-- Record set follows --

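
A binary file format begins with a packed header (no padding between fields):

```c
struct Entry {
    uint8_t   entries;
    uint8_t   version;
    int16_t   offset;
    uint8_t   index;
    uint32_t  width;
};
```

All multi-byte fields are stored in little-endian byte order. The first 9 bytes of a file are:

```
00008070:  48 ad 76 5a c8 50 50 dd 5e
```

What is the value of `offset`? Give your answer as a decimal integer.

`offset` follows `entries` (1 B), `version` (1 B), so it starts at offset 1 + 1 = 2 and occupies 2 bytes.
Bytes at offsets 2..3: 76 5A.
Little-endian stores the least-significant byte at the lowest address.
Reassemble most-significant byte first: 5A 76 → 0x5A76.
0x5A76 = 23158.

23158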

-- Record set concluded --

Directions for this task
Retype the listing above, exactly and in full.

Your response
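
A binary file format begins with a packed header (no padding between fields):

```c
struct Entry {
    uint8_t   entries;
    uint8_t   version;
    int16_t   offset;
    uint8_t   index;
    uint32_t  width;
};
```

All multi-byte fields are stored in little-endian byte order. The first 9 bytes of a file are:

```
00008070:  48 ad 76 5a c8 50 50 dd 5e
```

What is the value of `offset`? Give your answer as a decimal integer.

`offset` follows `entries` (1 B), `version` (1 B), so it starts at offset 1 + 1 = 2 and occupies 2 bytes.
Bytes at offsets 2..3: 76 5A.
Little-endian stores the least-significant byte at the lowest address.
Reassemble most-significant byte first: 5A 76 → 0x5A76.
0x5A76 = 23158.

23158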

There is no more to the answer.